Records for this task:
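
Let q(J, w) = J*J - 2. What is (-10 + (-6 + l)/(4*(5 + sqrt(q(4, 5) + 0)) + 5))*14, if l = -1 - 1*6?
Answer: -60690/401 + 728*sqrt(14)/401 ≈ -144.55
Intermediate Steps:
l = -7 (l = -1 - 6 = -7)
q(J, w) = -2 + J**2 (q(J, w) = J**2 - 2 = -2 + J**2)
(-10 + (-6 + l)/(4*(5 + sqrt(q(4, 5) + 0)) + 5))*14 = (-10 + (-6 - 7)/(4*(5 + sqrt((-2 + 4**2) + 0)) + 5))*14 = (-10 - 13/(4*(5 + sqrt((-2 + 16) + 0)) + 5))*14 = (-10 - 13/(4*(5 + sqrt(14 + 0)) + 5))*14 = (-10 - 13/(4*(5 + sqrt(14)) + 5))*14 = (-10 - 13/((20 + 4*sqrt(14)) + 5))*14 = (-10 - 13/(25 + 4*sqrt(14)))*14 = -140 - 182/(25 + 4*sqrt(14))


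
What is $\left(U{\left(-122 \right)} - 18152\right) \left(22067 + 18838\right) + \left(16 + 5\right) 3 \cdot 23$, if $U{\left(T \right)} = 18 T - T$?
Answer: $-827343081$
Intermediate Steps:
$U{\left(T \right)} = 17 T$
$\left(U{\left(-122 \right)} - 18152\right) \left(22067 + 18838\right) + \left(16 + 5\right) 3 \cdot 23 = \left(17 \left(-122\right) - 18152\right) \left(22067 + 18838\right) + \left(16 + 5\right) 3 \cdot 23 = \left(-2074 - 18152\right) 40905 + 21 \cdot 3 \cdot 23 = \left(-20226\right) 40905 + 63 \cdot 23 = -827344530 + 1449 = -827343081$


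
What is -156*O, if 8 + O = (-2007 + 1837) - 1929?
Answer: 328692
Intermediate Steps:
O = -2107 (O = -8 + ((-2007 + 1837) - 1929) = -8 + (-170 - 1929) = -8 - 2099 = -2107)
-156*O = -156*(-2107) = 328692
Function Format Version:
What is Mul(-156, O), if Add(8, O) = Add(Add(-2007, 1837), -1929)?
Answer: 328692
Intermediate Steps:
O = -2107 (O = Add(-8, Add(Add(-2007, 1837), -1929)) = Add(-8, Add(-170, -1929)) = Add(-8, -2099) = -2107)
Mul(-156, O) = Mul(-156, -2107) = 328692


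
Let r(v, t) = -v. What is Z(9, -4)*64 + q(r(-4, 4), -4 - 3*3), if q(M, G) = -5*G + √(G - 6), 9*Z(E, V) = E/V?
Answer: 49 + I*√19 ≈ 49.0 + 4.3589*I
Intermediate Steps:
Z(E, V) = E/(9*V) (Z(E, V) = (E/V)/9 = E/(9*V))
q(M, G) = √(-6 + G) - 5*G (q(M, G) = -5*G + √(-6 + G) = √(-6 + G) - 5*G)
Z(9, -4)*64 + q(r(-4, 4), -4 - 3*3) = ((⅑)*9/(-4))*64 + (√(-6 + (-4 - 3*3)) - 5*(-4 - 3*3)) = ((⅑)*9*(-¼))*64 + (√(-6 + (-4 - 9)) - 5*(-4 - 9)) = -¼*64 + (√(-6 - 13) - 5*(-13)) = -16 + (√(-19) + 65) = -16 + (I*√19 + 65) = -16 + (65 + I*√19) = 49 + I*√19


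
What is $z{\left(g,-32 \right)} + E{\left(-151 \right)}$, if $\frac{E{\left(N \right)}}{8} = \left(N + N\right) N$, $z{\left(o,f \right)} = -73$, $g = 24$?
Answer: $364743$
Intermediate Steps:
$E{\left(N \right)} = 16 N^{2}$ ($E{\left(N \right)} = 8 \left(N + N\right) N = 8 \cdot 2 N N = 8 \cdot 2 N^{2} = 16 N^{2}$)
$z{\left(g,-32 \right)} + E{\left(-151 \right)} = -73 + 16 \left(-151\right)^{2} = -73 + 16 \cdot 22801 = -73 + 364816 = 364743$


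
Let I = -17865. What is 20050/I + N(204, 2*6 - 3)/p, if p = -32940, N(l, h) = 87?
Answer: -544857/484340 ≈ -1.1249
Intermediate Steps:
20050/I + N(204, 2*6 - 3)/p = 20050/(-17865) + 87/(-32940) = 20050*(-1/17865) + 87*(-1/32940) = -4010/3573 - 29/10980 = -544857/484340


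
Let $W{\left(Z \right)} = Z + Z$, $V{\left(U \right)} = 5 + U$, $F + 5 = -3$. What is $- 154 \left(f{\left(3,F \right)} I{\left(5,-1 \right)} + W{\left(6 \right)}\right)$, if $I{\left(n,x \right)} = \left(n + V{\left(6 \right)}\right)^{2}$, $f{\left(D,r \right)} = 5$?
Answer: $-198968$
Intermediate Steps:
$F = -8$ ($F = -5 - 3 = -8$)
$I{\left(n,x \right)} = \left(11 + n\right)^{2}$ ($I{\left(n,x \right)} = \left(n + \left(5 + 6\right)\right)^{2} = \left(n + 11\right)^{2} = \left(11 + n\right)^{2}$)
$W{\left(Z \right)} = 2 Z$
$- 154 \left(f{\left(3,F \right)} I{\left(5,-1 \right)} + W{\left(6 \right)}\right) = - 154 \left(5 \left(11 + 5\right)^{2} + 2 \cdot 6\right) = - 154 \left(5 \cdot 16^{2} + 12\right) = - 154 \left(5 \cdot 256 + 12\right) = - 154 \left(1280 + 12\right) = \left(-154\right) 1292 = -198968$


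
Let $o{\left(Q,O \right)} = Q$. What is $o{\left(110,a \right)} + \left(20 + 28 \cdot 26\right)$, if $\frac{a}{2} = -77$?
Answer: $858$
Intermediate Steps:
$a = -154$ ($a = 2 \left(-77\right) = -154$)
$o{\left(110,a \right)} + \left(20 + 28 \cdot 26\right) = 110 + \left(20 + 28 \cdot 26\right) = 110 + \left(20 + 728\right) = 110 + 748 = 858$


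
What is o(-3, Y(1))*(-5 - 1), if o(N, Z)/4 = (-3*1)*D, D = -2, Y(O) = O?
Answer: -144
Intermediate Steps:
o(N, Z) = 24 (o(N, Z) = 4*(-3*1*(-2)) = 4*(-3*(-2)) = 4*6 = 24)
o(-3, Y(1))*(-5 - 1) = 24*(-5 - 1) = 24*(-6) = -144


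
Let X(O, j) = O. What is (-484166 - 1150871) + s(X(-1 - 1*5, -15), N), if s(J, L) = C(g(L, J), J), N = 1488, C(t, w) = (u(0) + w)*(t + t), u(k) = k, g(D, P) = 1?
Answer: -1635049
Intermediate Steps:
C(t, w) = 2*t*w (C(t, w) = (0 + w)*(t + t) = w*(2*t) = 2*t*w)
s(J, L) = 2*J (s(J, L) = 2*1*J = 2*J)
(-484166 - 1150871) + s(X(-1 - 1*5, -15), N) = (-484166 - 1150871) + 2*(-1 - 1*5) = -1635037 + 2*(-1 - 5) = -1635037 + 2*(-6) = -1635037 - 12 = -1635049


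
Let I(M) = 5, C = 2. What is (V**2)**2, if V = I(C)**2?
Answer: 390625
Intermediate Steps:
V = 25 (V = 5**2 = 25)
(V**2)**2 = (25**2)**2 = 625**2 = 390625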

What is expected:
Find and copy each line of the material that holds the word "Answer".

Solution to the problem:
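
Answer: -60690/401 + 728*sqrt(14)/401 ≈ -144.55
Answer: $-827343081$
Answer: 328692
Answer: 328692
Answer: 49 + I*√19 ≈ 49.0 + 4.3589*I
Answer: $364743$
Answer: -544857/484340 ≈ -1.1249
Answer: $-198968$
Answer: $858$
Answer: -144
Answer: -1635049
Answer: 390625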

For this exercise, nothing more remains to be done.